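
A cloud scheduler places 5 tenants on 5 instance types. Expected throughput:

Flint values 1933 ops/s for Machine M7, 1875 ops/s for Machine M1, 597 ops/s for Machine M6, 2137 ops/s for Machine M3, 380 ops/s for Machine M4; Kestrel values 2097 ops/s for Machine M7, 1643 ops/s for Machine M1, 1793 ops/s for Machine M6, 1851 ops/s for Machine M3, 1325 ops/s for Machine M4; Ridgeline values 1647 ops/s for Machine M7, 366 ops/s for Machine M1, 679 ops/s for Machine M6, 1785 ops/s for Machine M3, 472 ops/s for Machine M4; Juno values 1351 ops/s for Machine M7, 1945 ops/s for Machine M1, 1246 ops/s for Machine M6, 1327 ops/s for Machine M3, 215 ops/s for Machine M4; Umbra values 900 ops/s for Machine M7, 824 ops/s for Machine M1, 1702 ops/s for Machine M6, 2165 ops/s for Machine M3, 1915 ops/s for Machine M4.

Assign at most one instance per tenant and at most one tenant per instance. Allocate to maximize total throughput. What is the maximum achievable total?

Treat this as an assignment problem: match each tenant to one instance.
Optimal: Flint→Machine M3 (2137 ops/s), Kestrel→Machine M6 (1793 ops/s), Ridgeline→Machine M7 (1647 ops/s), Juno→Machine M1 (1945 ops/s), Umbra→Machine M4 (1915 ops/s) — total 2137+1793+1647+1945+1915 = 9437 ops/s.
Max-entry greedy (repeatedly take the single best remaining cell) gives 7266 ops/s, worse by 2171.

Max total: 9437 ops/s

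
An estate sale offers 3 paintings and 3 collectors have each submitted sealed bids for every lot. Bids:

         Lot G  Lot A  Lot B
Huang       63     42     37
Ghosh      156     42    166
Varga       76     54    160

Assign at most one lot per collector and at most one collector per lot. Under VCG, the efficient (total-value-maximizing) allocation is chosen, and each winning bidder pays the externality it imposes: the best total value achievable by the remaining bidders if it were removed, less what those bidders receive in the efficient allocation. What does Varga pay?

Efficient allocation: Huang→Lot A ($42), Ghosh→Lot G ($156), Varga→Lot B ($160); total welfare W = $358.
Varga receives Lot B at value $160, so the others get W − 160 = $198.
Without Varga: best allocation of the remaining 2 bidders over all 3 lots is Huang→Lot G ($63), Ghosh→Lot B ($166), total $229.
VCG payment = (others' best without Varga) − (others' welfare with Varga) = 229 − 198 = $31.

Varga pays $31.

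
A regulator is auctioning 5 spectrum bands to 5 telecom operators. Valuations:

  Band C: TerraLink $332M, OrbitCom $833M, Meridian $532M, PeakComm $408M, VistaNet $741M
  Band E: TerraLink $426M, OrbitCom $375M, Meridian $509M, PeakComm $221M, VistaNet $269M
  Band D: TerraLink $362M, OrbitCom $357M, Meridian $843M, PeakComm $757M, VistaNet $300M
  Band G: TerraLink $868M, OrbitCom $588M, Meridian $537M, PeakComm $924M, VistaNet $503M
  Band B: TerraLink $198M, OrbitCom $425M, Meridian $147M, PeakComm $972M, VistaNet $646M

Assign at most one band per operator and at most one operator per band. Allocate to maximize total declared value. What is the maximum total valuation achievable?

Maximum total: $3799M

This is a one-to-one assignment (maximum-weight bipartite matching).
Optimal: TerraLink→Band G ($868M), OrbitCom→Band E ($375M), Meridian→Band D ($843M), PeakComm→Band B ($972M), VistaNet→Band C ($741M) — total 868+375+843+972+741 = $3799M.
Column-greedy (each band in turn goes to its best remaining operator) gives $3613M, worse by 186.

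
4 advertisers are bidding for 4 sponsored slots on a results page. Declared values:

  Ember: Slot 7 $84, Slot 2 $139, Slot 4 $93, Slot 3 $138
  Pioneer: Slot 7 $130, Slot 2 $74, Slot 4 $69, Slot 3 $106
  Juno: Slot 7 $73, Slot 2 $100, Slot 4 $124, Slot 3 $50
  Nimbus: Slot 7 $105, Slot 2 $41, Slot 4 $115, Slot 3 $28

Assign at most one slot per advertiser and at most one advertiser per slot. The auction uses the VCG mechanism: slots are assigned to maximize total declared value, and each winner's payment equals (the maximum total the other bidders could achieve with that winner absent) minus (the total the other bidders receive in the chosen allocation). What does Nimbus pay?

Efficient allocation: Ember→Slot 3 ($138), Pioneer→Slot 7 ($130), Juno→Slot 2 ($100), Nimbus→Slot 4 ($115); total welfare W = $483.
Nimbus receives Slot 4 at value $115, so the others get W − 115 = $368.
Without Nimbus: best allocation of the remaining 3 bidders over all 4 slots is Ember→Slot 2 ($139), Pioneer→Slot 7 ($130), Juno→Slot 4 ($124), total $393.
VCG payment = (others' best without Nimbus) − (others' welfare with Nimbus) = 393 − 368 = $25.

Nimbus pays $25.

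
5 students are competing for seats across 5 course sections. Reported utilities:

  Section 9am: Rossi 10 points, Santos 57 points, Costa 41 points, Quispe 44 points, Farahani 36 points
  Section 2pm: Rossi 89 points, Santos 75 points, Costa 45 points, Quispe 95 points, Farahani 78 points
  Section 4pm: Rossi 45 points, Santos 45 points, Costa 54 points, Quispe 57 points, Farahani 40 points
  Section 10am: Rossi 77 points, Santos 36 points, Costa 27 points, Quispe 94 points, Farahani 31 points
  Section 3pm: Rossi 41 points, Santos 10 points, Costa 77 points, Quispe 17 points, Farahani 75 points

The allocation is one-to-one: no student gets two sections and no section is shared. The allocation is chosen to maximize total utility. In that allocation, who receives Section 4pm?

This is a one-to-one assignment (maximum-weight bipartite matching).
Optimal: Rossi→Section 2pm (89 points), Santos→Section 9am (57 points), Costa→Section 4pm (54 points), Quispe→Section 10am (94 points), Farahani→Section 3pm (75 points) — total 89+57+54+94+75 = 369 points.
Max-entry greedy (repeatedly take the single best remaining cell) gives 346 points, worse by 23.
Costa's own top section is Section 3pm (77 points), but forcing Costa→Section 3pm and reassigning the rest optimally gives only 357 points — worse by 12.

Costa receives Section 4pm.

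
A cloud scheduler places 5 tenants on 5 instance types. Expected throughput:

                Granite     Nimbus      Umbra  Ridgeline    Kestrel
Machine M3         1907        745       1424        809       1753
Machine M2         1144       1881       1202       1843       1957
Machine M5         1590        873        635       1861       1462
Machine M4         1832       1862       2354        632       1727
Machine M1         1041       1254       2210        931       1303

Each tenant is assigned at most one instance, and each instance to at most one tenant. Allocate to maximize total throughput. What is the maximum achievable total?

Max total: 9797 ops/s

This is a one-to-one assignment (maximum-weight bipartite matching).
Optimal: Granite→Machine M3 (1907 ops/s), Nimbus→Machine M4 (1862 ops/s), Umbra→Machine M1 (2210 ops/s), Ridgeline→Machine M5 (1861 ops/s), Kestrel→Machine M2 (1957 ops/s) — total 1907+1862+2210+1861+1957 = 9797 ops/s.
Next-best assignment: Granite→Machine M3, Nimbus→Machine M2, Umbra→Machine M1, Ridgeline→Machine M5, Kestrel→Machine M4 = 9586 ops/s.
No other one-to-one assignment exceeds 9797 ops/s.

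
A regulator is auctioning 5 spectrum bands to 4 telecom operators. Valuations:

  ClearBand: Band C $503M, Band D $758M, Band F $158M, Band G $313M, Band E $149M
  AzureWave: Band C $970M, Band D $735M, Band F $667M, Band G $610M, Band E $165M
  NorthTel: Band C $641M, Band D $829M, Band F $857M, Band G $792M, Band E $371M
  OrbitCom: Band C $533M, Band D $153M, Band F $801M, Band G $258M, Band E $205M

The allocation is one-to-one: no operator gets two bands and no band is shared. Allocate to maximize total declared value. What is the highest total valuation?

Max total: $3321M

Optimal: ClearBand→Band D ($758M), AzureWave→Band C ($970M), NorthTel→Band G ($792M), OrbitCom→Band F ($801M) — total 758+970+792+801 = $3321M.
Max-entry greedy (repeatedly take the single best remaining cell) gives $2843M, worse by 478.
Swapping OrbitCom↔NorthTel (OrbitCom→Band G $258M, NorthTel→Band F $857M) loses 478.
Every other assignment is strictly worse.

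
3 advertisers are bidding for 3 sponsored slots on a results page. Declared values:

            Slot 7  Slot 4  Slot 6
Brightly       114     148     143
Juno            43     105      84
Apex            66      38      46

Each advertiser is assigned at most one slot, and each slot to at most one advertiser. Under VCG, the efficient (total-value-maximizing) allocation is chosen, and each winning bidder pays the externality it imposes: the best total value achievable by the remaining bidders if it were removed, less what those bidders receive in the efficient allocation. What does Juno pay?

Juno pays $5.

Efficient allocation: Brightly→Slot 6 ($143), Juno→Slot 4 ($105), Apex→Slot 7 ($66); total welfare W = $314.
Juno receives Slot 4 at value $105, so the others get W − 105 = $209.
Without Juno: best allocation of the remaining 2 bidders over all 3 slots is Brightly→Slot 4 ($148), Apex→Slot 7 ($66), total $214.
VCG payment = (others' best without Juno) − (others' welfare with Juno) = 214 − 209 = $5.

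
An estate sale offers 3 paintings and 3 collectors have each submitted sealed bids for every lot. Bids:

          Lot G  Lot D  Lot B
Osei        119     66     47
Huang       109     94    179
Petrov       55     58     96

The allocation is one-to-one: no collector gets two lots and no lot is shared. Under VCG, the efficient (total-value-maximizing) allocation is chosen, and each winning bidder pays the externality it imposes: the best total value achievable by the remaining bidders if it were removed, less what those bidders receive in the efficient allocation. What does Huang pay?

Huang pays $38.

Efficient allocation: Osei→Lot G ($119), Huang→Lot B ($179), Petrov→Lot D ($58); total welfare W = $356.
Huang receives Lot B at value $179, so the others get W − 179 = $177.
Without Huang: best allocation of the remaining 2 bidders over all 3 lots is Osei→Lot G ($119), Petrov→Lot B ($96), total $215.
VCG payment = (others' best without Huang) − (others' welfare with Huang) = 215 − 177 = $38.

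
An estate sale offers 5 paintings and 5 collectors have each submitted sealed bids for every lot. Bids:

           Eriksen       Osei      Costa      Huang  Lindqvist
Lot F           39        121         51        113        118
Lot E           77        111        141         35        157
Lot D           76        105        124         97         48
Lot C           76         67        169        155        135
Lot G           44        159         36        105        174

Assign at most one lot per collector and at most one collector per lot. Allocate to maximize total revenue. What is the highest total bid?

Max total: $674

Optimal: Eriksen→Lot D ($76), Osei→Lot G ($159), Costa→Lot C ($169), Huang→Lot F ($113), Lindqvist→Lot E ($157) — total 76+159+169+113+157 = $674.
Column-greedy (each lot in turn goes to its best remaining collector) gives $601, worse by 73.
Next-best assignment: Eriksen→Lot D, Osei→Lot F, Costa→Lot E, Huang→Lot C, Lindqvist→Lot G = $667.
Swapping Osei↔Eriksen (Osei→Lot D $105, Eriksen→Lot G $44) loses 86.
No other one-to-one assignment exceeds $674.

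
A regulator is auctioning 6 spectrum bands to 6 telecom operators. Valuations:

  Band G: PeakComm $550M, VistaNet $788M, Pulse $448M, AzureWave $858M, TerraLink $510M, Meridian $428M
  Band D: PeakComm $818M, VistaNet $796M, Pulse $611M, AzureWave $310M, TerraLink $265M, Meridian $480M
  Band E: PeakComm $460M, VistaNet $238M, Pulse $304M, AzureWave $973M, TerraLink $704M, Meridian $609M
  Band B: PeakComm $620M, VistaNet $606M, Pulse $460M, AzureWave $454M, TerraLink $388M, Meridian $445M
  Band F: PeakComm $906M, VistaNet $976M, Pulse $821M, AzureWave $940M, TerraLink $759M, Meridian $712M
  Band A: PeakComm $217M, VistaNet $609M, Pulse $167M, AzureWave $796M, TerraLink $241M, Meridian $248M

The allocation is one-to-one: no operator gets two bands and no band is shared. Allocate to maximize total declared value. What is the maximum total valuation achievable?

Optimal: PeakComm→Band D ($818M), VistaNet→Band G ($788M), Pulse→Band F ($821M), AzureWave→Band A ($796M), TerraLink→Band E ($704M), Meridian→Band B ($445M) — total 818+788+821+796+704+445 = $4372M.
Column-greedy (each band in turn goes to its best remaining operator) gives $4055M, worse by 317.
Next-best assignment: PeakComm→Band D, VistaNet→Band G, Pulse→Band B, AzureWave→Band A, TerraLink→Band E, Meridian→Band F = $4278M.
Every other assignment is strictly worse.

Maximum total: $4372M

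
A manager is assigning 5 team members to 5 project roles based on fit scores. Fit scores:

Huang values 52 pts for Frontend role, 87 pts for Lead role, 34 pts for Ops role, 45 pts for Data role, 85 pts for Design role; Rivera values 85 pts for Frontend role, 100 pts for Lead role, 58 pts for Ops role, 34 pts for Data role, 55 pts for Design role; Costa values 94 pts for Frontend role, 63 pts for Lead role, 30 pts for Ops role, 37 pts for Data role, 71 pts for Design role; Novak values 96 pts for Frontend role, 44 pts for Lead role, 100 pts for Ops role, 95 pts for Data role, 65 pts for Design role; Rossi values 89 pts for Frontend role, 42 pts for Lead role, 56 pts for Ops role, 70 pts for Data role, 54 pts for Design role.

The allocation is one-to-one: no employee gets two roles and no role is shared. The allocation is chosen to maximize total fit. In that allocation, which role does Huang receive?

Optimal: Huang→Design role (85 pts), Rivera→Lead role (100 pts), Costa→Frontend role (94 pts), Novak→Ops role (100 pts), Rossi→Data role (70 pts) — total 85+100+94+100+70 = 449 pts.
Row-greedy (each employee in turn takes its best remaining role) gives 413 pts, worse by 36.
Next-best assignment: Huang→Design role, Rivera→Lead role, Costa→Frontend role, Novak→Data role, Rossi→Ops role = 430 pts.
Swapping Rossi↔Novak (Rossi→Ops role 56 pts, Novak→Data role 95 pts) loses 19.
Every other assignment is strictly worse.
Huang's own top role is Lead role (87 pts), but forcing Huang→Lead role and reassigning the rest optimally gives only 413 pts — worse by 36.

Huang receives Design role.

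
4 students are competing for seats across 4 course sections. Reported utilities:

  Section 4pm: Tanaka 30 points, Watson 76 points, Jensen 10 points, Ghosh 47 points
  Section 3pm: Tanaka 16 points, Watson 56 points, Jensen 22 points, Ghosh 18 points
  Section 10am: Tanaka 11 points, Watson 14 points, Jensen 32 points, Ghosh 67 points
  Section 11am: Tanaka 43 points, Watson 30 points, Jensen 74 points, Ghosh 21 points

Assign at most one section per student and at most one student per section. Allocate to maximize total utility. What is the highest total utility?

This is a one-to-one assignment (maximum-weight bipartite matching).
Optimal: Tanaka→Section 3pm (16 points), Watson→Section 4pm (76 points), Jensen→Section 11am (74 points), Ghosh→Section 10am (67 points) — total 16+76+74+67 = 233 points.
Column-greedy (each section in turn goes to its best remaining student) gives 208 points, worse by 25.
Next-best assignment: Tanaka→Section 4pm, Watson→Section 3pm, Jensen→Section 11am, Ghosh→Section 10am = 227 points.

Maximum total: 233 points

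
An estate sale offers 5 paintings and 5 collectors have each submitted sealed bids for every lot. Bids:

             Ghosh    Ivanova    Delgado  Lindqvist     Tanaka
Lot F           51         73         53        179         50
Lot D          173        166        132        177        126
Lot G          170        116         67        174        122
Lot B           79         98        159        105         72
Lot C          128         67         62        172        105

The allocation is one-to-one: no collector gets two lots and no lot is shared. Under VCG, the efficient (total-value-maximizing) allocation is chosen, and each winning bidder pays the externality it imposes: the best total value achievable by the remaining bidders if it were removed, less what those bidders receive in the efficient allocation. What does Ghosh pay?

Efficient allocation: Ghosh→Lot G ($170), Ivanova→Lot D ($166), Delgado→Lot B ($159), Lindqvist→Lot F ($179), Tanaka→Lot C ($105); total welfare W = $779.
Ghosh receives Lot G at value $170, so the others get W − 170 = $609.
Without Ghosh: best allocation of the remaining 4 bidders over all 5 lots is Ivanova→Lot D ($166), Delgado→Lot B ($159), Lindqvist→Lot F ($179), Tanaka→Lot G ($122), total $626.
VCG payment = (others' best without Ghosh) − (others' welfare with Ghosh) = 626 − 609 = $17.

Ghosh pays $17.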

┄┄┄┄┄┄┄┄┄┄┄┄┄┄┄┄┄┄┄┄

● Your goal:
Reproduce exactly, and only, the lines from the start of the entries through the one that contains "Flint values 1933".

● Reply:
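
A cloud scheduler places 5 tenants on 5 instance types. Expected throughput:

Flint values 1933 ops/s for Machine M7, 1875 ops/s for Machine M1, 597 ops/s for Machine M6, 2137 ops/s for Machine M3, 380 ops/s for Machine M4; Kestrel values 2097 ops/s for Machine M7, 1643 ops/s for Machine M1, 1793 ops/s for Machine M6, 1851 ops/s for Machine M3, 1325 ops/s for Machine M4; Ridgeline values 1647 ops/s for Machine M7, 366 ops/s for Machine M1, 679 ops/s for Machine M6, 1785 ops/s for Machine M3, 472 ops/s for Machine M4; Juno values 1351 ops/s for Machine M7, 1945 ops/s for Machine M1, 1246 ops/s for Machine M6, 1327 ops/s for Machine M3, 215 ops/s for Machine M4; Umbra values 900 ops/s for Machine M7, 824 ops/s for Machine M1, 1702 ops/s for Machine M6, 2165 ops/s for Machine M3, 1915 ops/s for Machine M4.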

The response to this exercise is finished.